* Data shown:
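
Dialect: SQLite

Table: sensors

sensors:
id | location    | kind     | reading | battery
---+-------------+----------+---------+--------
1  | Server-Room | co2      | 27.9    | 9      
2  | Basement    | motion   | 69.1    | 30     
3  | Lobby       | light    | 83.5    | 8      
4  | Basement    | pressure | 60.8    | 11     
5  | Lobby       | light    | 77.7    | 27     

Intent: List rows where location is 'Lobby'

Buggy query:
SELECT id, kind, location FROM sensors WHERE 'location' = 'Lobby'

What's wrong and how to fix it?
Bug: Single quotes denote string literals in SQL; the column name is being compared as a constant string

Fix: Remove the quotes around the column name (or use double quotes for an identifier)

Corrected query:
SELECT id, kind, location FROM sensors WHERE location = 'Lobby'

Result:
id | kind  | location
---+-------+---------
3  | light | Lobby   
5  | light | Lobby   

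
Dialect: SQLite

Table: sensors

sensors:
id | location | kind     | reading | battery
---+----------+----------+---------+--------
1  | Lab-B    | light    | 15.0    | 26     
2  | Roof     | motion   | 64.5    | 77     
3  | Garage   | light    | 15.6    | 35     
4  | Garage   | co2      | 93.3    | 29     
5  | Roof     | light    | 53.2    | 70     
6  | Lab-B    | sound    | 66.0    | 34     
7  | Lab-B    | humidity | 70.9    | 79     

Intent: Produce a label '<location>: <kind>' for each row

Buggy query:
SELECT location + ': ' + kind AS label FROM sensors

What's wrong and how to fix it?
Bug: '+' is numeric addition; on text columns SQLite converts them to 0 instead of concatenating

Fix: Use the || operator for string concatenation

Corrected query:
SELECT location || ': ' || kind AS label FROM sensors

Result:
label          
---------------
Lab-B: light   
Roof: motion   
Garage: light  
Garage: co2    
Roof: light    
Lab-B: sound   
Lab-B: humidity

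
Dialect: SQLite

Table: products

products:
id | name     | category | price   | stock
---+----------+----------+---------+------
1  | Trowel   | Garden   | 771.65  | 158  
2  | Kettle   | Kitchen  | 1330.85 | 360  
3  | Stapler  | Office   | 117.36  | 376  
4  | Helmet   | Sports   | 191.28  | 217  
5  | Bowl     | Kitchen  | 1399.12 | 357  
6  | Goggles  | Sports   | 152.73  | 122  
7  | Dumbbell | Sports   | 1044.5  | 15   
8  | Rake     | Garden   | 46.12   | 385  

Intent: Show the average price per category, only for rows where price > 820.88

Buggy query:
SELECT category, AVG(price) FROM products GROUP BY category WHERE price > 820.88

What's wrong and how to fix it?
Bug: WHERE cannot follow GROUP BY

Fix: Place WHERE between FROM and GROUP BY

Corrected query:
SELECT category, AVG(price) FROM products WHERE price > 820.88 GROUP BY category

Result:
category | AVG(price)
---------+-----------
Kitchen  | 1364.985  
Sports   | 1044.5    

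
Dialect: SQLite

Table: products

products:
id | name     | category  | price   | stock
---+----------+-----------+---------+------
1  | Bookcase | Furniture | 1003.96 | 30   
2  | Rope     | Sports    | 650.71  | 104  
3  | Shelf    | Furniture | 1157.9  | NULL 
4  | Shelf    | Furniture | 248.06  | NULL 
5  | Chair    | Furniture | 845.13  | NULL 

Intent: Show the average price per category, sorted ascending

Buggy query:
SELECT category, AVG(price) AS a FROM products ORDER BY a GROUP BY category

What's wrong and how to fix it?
Bug: ORDER BY appears before GROUP BY; SQL clause order requires GROUP BY first

Fix: Reorder: SELECT … FROM … GROUP BY … ORDER BY …

Corrected query:
SELECT category, AVG(price) AS a FROM products GROUP BY category ORDER BY a

Result:
category  | a       
----------+---------
Sports    | 650.71  
Furniture | 813.7625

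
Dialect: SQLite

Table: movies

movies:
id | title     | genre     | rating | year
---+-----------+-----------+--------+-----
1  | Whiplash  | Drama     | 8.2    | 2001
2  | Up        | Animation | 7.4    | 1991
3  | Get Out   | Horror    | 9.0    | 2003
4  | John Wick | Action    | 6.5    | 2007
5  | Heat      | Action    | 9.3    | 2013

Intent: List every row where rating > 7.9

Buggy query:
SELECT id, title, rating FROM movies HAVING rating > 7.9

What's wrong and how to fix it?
Bug: This is a non-aggregate query (no GROUP BY, no aggregates), so in SQLite the HAVING clause is invalid here; a row-level condition belongs in WHERE

Fix: Use WHERE for row-level filtering

Corrected query:
SELECT id, title, rating FROM movies WHERE rating > 7.9

Result:
id | title    | rating
---+----------+-------
1  | Whiplash | 8.2   
3  | Get Out  | 9     
5  | Heat     | 9.3   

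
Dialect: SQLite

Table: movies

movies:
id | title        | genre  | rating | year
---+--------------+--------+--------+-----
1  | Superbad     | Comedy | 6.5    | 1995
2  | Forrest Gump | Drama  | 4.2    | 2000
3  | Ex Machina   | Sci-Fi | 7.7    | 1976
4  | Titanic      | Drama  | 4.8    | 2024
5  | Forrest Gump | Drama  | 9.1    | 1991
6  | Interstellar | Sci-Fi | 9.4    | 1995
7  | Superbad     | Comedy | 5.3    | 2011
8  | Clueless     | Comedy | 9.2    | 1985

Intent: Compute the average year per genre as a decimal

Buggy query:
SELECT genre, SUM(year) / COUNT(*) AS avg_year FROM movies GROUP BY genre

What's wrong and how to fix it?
Bug: Both operands are integers, so '/' performs integer division and truncates

Fix: Cast one side to REAL so the division keeps the fractional part

Corrected query:
SELECT genre, SUM(year) * 1.0 / COUNT(*) AS avg_year FROM movies GROUP BY genre

Result:
genre  | avg_year
-------+---------
Comedy | 1997    
Drama  | 2005    
Sci-Fi | 1985.5  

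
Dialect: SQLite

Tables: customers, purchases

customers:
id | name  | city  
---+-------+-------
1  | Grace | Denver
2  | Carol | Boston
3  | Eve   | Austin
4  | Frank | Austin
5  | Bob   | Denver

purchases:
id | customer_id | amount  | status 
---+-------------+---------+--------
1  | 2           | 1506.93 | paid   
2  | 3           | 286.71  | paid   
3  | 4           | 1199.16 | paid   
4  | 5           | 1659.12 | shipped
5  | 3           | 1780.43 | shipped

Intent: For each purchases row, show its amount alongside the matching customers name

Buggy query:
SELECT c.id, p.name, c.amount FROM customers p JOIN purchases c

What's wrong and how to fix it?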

* What you will do: Copy out each line above, character for character.

* The answer:
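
Dialect: SQLite

Table: sensors

sensors:
id | location    | kind     | reading | battery
---+-------------+----------+---------+--------
1  | Server-Room | co2      | 27.9    | 9      
2  | Basement    | motion   | 69.1    | 30     
3  | Lobby       | light    | 83.5    | 8      
4  | Basement    | pressure | 60.8    | 11     
5  | Lobby       | light    | 77.7    | 27     

Intent: List rows where location is 'Lobby'

Buggy query:
SELECT id, kind, location FROM sensors WHERE 'location' = 'Lobby'

What's wrong and how to fix it?
Bug: Single quotes denote string literals in SQL; the column name is being compared as a constant string

Fix: Remove the quotes around the column name (or use double quotes for an identifier)

Corrected query:
SELECT id, kind, location FROM sensors WHERE location = 'Lobby'

Result:
id | kind  | location
---+-------+---------
3  | light | Lobby   
5  | light | Lobby   

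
Dialect: SQLite

Table: sensors

sensors:
id | location | kind     | reading | battery
---+----------+----------+---------+--------
1  | Lab-B    | light    | 15.0    | 26     
2  | Roof     | motion   | 64.5    | 77     
3  | Garage   | light    | 15.6    | 35     
4  | Garage   | co2      | 93.3    | 29     
5  | Roof     | light    | 53.2    | 70     
6  | Lab-B    | sound    | 66.0    | 34     
7  | Lab-B    | humidity | 70.9    | 79     

Intent: Produce a label '<location>: <kind>' for each row

Buggy query:
SELECT location + ': ' + kind AS label FROM sensors

What's wrong and how to fix it?
Bug: '+' is numeric addition; on text columns SQLite converts them to 0 instead of concatenating

Fix: Use the || operator for string concatenation

Corrected query:
SELECT location || ': ' || kind AS label FROM sensors

Result:
label          
---------------
Lab-B: light   
Roof: motion   
Garage: light  
Garage: co2    
Roof: light    
Lab-B: sound   
Lab-B: humidity

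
Dialect: SQLite

Table: products

products:
id | name     | category | price   | stock
---+----------+----------+---------+------
1  | Trowel   | Garden   | 771.65  | 158  
2  | Kettle   | Kitchen  | 1330.85 | 360  
3  | Stapler  | Office   | 117.36  | 376  
4  | Helmet   | Sports   | 191.28  | 217  
5  | Bowl     | Kitchen  | 1399.12 | 357  
6  | Goggles  | Sports   | 152.73  | 122  
7  | Dumbbell | Sports   | 1044.5  | 15   
8  | Rake     | Garden   | 46.12   | 385  

Intent: Show the average price per category, only for rows where price > 820.88

Buggy query:
SELECT category, AVG(price) FROM products GROUP BY category WHERE price > 820.88

What's wrong and how to fix it?
Bug: WHERE cannot follow GROUP BY

Fix: Place WHERE between FROM and GROUP BY

Corrected query:
SELECT category, AVG(price) FROM products WHERE price > 820.88 GROUP BY category

Result:
category | AVG(price)
---------+-----------
Kitchen  | 1364.985  
Sports   | 1044.5    

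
Dialect: SQLite

Table: products

products:
id | name     | category  | price   | stock
---+----------+-----------+---------+------
1  | Bookcase | Furniture | 1003.96 | 30   
2  | Rope     | Sports    | 650.71  | 104  
3  | Shelf    | Furniture | 1157.9  | NULL 
4  | Shelf    | Furniture | 248.06  | NULL 
5  | Chair    | Furniture | 845.13  | NULL 

Intent: Show the average price per category, sorted ascending

Buggy query:
SELECT category, AVG(price) AS a FROM products ORDER BY a GROUP BY category

What's wrong and how to fix it?
Bug: ORDER BY appears before GROUP BY; SQL clause order requires GROUP BY first

Fix: Reorder: SELECT … FROM … GROUP BY … ORDER BY …

Corrected query:
SELECT category, AVG(price) AS a FROM products GROUP BY category ORDER BY a

Result:
category  | a       
----------+---------
Sports    | 650.71  
Furniture | 813.7625

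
Dialect: SQLite

Table: movies

movies:
id | title     | genre     | rating | year
---+-----------+-----------+--------+-----
1  | Whiplash  | Drama     | 8.2    | 2001
2  | Up        | Animation | 7.4    | 1991
3  | Get Out   | Horror    | 9.0    | 2003
4  | John Wick | Action    | 6.5    | 2007
5  | Heat      | Action    | 9.3    | 2013

Intent: List every row where rating > 7.9

Buggy query:
SELECT id, title, rating FROM movies HAVING rating > 7.9

What's wrong and how to fix it?
Bug: This is a non-aggregate query (no GROUP BY, no aggregates), so in SQLite the HAVING clause is invalid here; a row-level condition belongs in WHERE

Fix: Use WHERE for row-level filtering

Corrected query:
SELECT id, title, rating FROM movies WHERE rating > 7.9

Result:
id | title    | rating
---+----------+-------
1  | Whiplash | 8.2   
3  | Get Out  | 9     
5  | Heat     | 9.3   

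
Dialect: SQLite

Table: movies

movies:
id | title        | genre  | rating | year
---+--------------+--------+--------+-----
1  | Superbad     | Comedy | 6.5    | 1995
2  | Forrest Gump | Drama  | 4.2    | 2000
3  | Ex Machina   | Sci-Fi | 7.7    | 1976
4  | Titanic      | Drama  | 4.8    | 2024
5  | Forrest Gump | Drama  | 9.1    | 1991
6  | Interstellar | Sci-Fi | 9.4    | 1995
7  | Superbad     | Comedy | 5.3    | 2011
8  | Clueless     | Comedy | 9.2    | 1985

Intent: Compute the average year per genre as a decimal

Buggy query:
SELECT genre, SUM(year) / COUNT(*) AS avg_year FROM movies GROUP BY genre

What's wrong and how to fix it?
Bug: Both operands are integers, so '/' performs integer division and truncates

Fix: Cast one side to REAL so the division keeps the fractional part

Corrected query:
SELECT genre, SUM(year) * 1.0 / COUNT(*) AS avg_year FROM movies GROUP BY genre

Result:
genre  | avg_year
-------+---------
Comedy | 1997    
Drama  | 2005    
Sci-Fi | 1985.5  

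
Dialect: SQLite

Tables: customers, purchases

customers:
id | name  | city  
---+-------+-------
1  | Grace | Denver
2  | Carol | Boston
3  | Eve   | Austin
4  | Frank | Austin
5  | Bob   | Denver

purchases:
id | customer_id | amount  | status 
---+-------------+---------+--------
1  | 2           | 1506.93 | paid   
2  | 3           | 286.71  | paid   
3  | 4           | 1199.16 | paid   
4  | 5           | 1659.12 | shipped
5  | 3           | 1780.43 | shipped

Intent: For each purchases row, show its amount alongside the matching customers name

Buggy query:
SELECT c.id, p.name, c.amount FROM customers p JOIN purchases c

What's wrong and how to fix it?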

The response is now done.